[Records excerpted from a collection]
------------------------------------
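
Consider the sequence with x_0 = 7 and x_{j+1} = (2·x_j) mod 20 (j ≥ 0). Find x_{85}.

4

x_0 = 7, x_1 = 14, x_2 = 8, x_3 = 16, x_4 = 12, x_5 = 4, x_6 = 8.
Since x_6 = x_2 = 8, the sequence is eventually periodic: after a pre-period of length 2 it cycles with period 4.
For j ≥ 2, x_j depends only on (j - 2) mod 4. (85 - 2) mod 4 = 3, so x_{85} = x_5 = 4.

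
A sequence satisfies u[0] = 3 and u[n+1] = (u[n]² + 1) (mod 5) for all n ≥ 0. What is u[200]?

We have u[0] = 3,  u[1] = 0,  u[2] = 1,  u[3] = 2,  u[4] = 0.
Since u[4] = u[1] = 0, the sequence is eventually periodic: after a pre-period of length 1 it cycles with period 3.
For n ≥ 1, u[n] depends only on (n - 1) mod 3. (200 - 1) mod 3 = 1, so u[200] = u[2] = 1.

1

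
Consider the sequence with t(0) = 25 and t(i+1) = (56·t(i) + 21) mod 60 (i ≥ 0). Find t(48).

We have t(0) = 25; t(1) = 41; t(2) = 37; t(3) = 53; t(4) = 49; t(5) = 5; t(6) = 1; t(7) = 17; t(8) = 13; t(9) = 29; t(10) = 25.
The sequence repeats with period 10.
(48 - 0) mod 10 = 8, so t(48) = t(8) = 13.

13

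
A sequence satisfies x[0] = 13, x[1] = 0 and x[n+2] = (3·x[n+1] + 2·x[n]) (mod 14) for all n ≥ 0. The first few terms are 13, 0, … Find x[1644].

We have x[0] = 13,  x[1] = 0,  x[2] = 12,  x[3] = 8,  x[4] = 6,  x[5] = 6,  x[6] = 2,  x[7] = 4,  x[8] = 2,  x[9] = 0,  x[10] = 4,  x[11] = 12,  x[12] = 2,  x[13] = 2,  x[14] = 10,  x[15] = 6,  x[16] = 10,  x[17] = 0,  x[18] = 6,  x[19] = 4,  x[20] = 10,  x[21] = 10,  x[22] = 8,  x[23] = 2,  x[24] = 8,  x[25] = 0,  x[26] = 2,  x[27] = 6,  x[28] = 8,  x[29] = 8,  x[30] = 12,  x[31] = 10,  x[32] = 12,  x[33] = 0,  x[34] = 10,  x[35] = 2,  x[36] = 12,  x[37] = 12,  x[38] = 4,  x[39] = 8,  x[40] = 4,  x[41] = 0,  x[42] = 8,  x[43] = 10,  x[44] = 4,  x[45] = 4,  x[46] = 6,  x[47] = 12,  x[48] = 6,  x[49] = 0,  x[50] = 12.
Since (x[49], x[50]) = (x[1], x[2]) = (0, 12) (two consecutive terms determine the rest), the sequence is eventually periodic: after a pre-period of length 1 it cycles with period 48.
For n ≥ 1, x[n] depends only on (n - 1) mod 48. (1644 - 1) mod 48 = 11, so x[1644] = x[12] = 2.

2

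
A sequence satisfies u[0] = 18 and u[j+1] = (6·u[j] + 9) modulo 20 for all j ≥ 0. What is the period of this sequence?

Listing terms: u[0] = 18,  u[1] = 17,  u[2] = 11,  u[3] = 15,  u[4] = 19,  u[5] = 3,  u[6] = 7,  u[7] = 11.
Since u[7] = u[2] = 11, the sequence is eventually periodic: after a pre-period of length 2 it cycles with period 5.

5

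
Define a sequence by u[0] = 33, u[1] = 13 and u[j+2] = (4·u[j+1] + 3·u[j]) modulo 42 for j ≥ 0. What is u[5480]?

7

u[0] = 33; u[1] = 13; u[2] = 25; u[3] = 13; u[4] = 1; u[5] = 1; u[6] = 7; u[7] = 31; u[8] = 19; u[9] = 1; u[10] = 19; u[11] = 37; u[12] = 37; u[13] = 7; u[14] = 13; u[15] = 31; u[16] = 37; u[17] = 31; u[18] = 25; u[19] = 25; u[20] = 7; u[21] = 19; u[22] = 13; u[23] = 25.
Since (u[22], u[23]) = (u[1], u[2]) = (13, 25) (two consecutive terms determine the rest), the sequence is eventually periodic: after a pre-period of length 1 it cycles with period 21.
For j ≥ 1, u[j] depends only on (j - 1) mod 21. (5480 - 1) mod 21 = 19, so u[5480] = u[20] = 7.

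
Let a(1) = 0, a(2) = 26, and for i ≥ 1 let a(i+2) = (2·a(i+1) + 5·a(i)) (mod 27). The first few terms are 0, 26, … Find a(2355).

a(1) = 0,  a(2) = 26,  a(3) = 25,  a(4) = 18,  a(5) = 26,  a(6) = 7,  a(7) = 9,  a(8) = 26,  a(9) = 16,  a(10) = 0,  a(11) = 26.
Since (a(10), a(11)) = (a(1), a(2)) = (0, 26) (two consecutive terms determine the rest), the sequence is periodic with period 9.
(2355 - 1) mod 9 = 5, so a(2355) = a(6) = 7.

7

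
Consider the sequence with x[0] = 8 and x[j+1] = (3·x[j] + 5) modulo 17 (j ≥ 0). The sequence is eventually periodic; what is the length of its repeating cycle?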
------------------------------------
▶ _WORK ORDER_
Write the entries above out again, verbatim.

▶ _WRITTEN SOLUTION_
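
Consider the sequence with x_0 = 7 and x_{j+1} = (2·x_j) mod 20 (j ≥ 0). Find x_{85}.

4

x_0 = 7, x_1 = 14, x_2 = 8, x_3 = 16, x_4 = 12, x_5 = 4, x_6 = 8.
Since x_6 = x_2 = 8, the sequence is eventually periodic: after a pre-period of length 2 it cycles with period 4.
For j ≥ 2, x_j depends only on (j - 2) mod 4. (85 - 2) mod 4 = 3, so x_{85} = x_5 = 4.

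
A sequence satisfies u[0] = 3 and u[n+1] = (u[n]² + 1) (mod 5) for all n ≥ 0. What is u[200]?

We have u[0] = 3,  u[1] = 0,  u[2] = 1,  u[3] = 2,  u[4] = 0.
Since u[4] = u[1] = 0, the sequence is eventually periodic: after a pre-period of length 1 it cycles with period 3.
For n ≥ 1, u[n] depends only on (n - 1) mod 3. (200 - 1) mod 3 = 1, so u[200] = u[2] = 1.

1

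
Consider the sequence with t(0) = 25 and t(i+1) = (56·t(i) + 21) mod 60 (i ≥ 0). Find t(48).

We have t(0) = 25; t(1) = 41; t(2) = 37; t(3) = 53; t(4) = 49; t(5) = 5; t(6) = 1; t(7) = 17; t(8) = 13; t(9) = 29; t(10) = 25.
The sequence repeats with period 10.
(48 - 0) mod 10 = 8, so t(48) = t(8) = 13.

13

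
A sequence satisfies x[0] = 13, x[1] = 0 and x[n+2] = (3·x[n+1] + 2·x[n]) (mod 14) for all n ≥ 0. The first few terms are 13, 0, … Find x[1644].

We have x[0] = 13,  x[1] = 0,  x[2] = 12,  x[3] = 8,  x[4] = 6,  x[5] = 6,  x[6] = 2,  x[7] = 4,  x[8] = 2,  x[9] = 0,  x[10] = 4,  x[11] = 12,  x[12] = 2,  x[13] = 2,  x[14] = 10,  x[15] = 6,  x[16] = 10,  x[17] = 0,  x[18] = 6,  x[19] = 4,  x[20] = 10,  x[21] = 10,  x[22] = 8,  x[23] = 2,  x[24] = 8,  x[25] = 0,  x[26] = 2,  x[27] = 6,  x[28] = 8,  x[29] = 8,  x[30] = 12,  x[31] = 10,  x[32] = 12,  x[33] = 0,  x[34] = 10,  x[35] = 2,  x[36] = 12,  x[37] = 12,  x[38] = 4,  x[39] = 8,  x[40] = 4,  x[41] = 0,  x[42] = 8,  x[43] = 10,  x[44] = 4,  x[45] = 4,  x[46] = 6,  x[47] = 12,  x[48] = 6,  x[49] = 0,  x[50] = 12.
Since (x[49], x[50]) = (x[1], x[2]) = (0, 12) (two consecutive terms determine the rest), the sequence is eventually periodic: after a pre-period of length 1 it cycles with period 48.
For n ≥ 1, x[n] depends only on (n - 1) mod 48. (1644 - 1) mod 48 = 11, so x[1644] = x[12] = 2.

2

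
A sequence satisfies u[0] = 18 and u[j+1] = (6·u[j] + 9) modulo 20 for all j ≥ 0. What is the period of this sequence?

Listing terms: u[0] = 18,  u[1] = 17,  u[2] = 11,  u[3] = 15,  u[4] = 19,  u[5] = 3,  u[6] = 7,  u[7] = 11.
Since u[7] = u[2] = 11, the sequence is eventually periodic: after a pre-period of length 2 it cycles with period 5.

5

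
Define a sequence by u[0] = 33, u[1] = 13 and u[j+2] = (4·u[j+1] + 3·u[j]) modulo 42 for j ≥ 0. What is u[5480]?

7

u[0] = 33; u[1] = 13; u[2] = 25; u[3] = 13; u[4] = 1; u[5] = 1; u[6] = 7; u[7] = 31; u[8] = 19; u[9] = 1; u[10] = 19; u[11] = 37; u[12] = 37; u[13] = 7; u[14] = 13; u[15] = 31; u[16] = 37; u[17] = 31; u[18] = 25; u[19] = 25; u[20] = 7; u[21] = 19; u[22] = 13; u[23] = 25.
Since (u[22], u[23]) = (u[1], u[2]) = (13, 25) (two consecutive terms determine the rest), the sequence is eventually periodic: after a pre-period of length 1 it cycles with period 21.
For j ≥ 1, u[j] depends only on (j - 1) mod 21. (5480 - 1) mod 21 = 19, so u[5480] = u[20] = 7.

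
Let a(1) = 0, a(2) = 26, and for i ≥ 1 let a(i+2) = (2·a(i+1) + 5·a(i)) (mod 27). The first few terms are 0, 26, … Find a(2355).

a(1) = 0,  a(2) = 26,  a(3) = 25,  a(4) = 18,  a(5) = 26,  a(6) = 7,  a(7) = 9,  a(8) = 26,  a(9) = 16,  a(10) = 0,  a(11) = 26.
Since (a(10), a(11)) = (a(1), a(2)) = (0, 26) (two consecutive terms determine the rest), the sequence is periodic with period 9.
(2355 - 1) mod 9 = 5, so a(2355) = a(6) = 7.

7

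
Consider the sequence with x[0] = 8 and x[j+1] = (3·x[j] + 5) modulo 17 (j ≥ 0). The sequence is eventually periodic; what is the length of its repeating cycle?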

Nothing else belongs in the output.